Your instructions: Give back every entry below, unchanged.
[[ Material provided, beginning ]]
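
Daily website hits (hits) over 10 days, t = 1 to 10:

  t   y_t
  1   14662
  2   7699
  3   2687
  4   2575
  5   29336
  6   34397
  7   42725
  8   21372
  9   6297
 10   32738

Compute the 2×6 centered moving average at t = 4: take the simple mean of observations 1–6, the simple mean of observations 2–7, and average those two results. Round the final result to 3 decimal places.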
[[ Material provided, end ]]
Task output:
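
Daily website hits (hits) over 10 days, t = 1 to 10:

  t   y_t
  1   14662
  2   7699
  3   2687
  4   2575
  5   29336
  6   34397
  7   42725
  8   21372
  9   6297
 10   32738

Compute the 2×6 centered moving average at t = 4: take the simple mean of observations 1–6, the simple mean of observations 2–7, and average those two results. Round the final result to 3 decimal places.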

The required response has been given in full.